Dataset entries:
....

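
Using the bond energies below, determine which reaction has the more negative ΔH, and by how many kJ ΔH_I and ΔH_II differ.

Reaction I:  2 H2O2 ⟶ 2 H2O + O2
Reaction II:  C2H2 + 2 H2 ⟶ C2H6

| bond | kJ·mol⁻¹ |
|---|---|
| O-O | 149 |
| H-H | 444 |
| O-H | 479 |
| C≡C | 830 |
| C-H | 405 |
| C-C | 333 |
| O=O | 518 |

Reaction I:
  Bonds broken (reactants):
    O-H: 4 × 479 = 1916
    O-O: 2 × 149 = 298
    Σ(broken) = 2214 kJ
  Bonds formed (products):
    O-H: 4 × 479 = 1916
    O=O: 1 × 518 = 518
    Σ(formed) = 2434 kJ
  ΔH_I = 2214 − 2434 = −220 kJ
Reaction II:
  Bonds broken (reactants):
    C≡C: 1 × 830 = 830
    C-H: 2 × 405 = 810
    H-H: 2 × 444 = 888
    Σ(broken) = 2528 kJ
  Bonds formed (products):
    C-C: 1 × 333 = 333
    C-H: 6 × 405 = 2430
    Σ(formed) = 2763 kJ
  ΔH_II = 2528 − 2763 = −235 kJ
ΔH_I − ΔH_II = +15 kJ, so reaction II has the more negative ΔH; |ΔH_I − ΔH_II| = 15 kJ.

Reaction II, by 15 kJ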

....

Please output the entries above, every line exactly as it reads.

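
Using the bond energies below, determine which reaction has the more negative ΔH, and by how many kJ ΔH_I and ΔH_II differ.

Reaction I:  2 H2O2 ⟶ 2 H2O + O2
Reaction II:  C2H2 + 2 H2 ⟶ C2H6

| bond | kJ·mol⁻¹ |
|---|---|
| O-O | 149 |
| H-H | 444 |
| O-H | 479 |
| C≡C | 830 |
| C-H | 405 |
| C-C | 333 |
| O=O | 518 |

Reaction I:
  Bonds broken (reactants):
    O-H: 4 × 479 = 1916
    O-O: 2 × 149 = 298
    Σ(broken) = 2214 kJ
  Bonds formed (products):
    O-H: 4 × 479 = 1916
    O=O: 1 × 518 = 518
    Σ(formed) = 2434 kJ
  ΔH_I = 2214 − 2434 = −220 kJ
Reaction II:
  Bonds broken (reactants):
    C≡C: 1 × 830 = 830
    C-H: 2 × 405 = 810
    H-H: 2 × 444 = 888
    Σ(broken) = 2528 kJ
  Bonds formed (products):
    C-C: 1 × 333 = 333
    C-H: 6 × 405 = 2430
    Σ(formed) = 2763 kJ
  ΔH_II = 2528 − 2763 = −235 kJ
ΔH_I − ΔH_II = +15 kJ, so reaction II has the more negative ΔH; |ΔH_I − ΔH_II| = 15 kJ.

Reaction II, by 15 kJ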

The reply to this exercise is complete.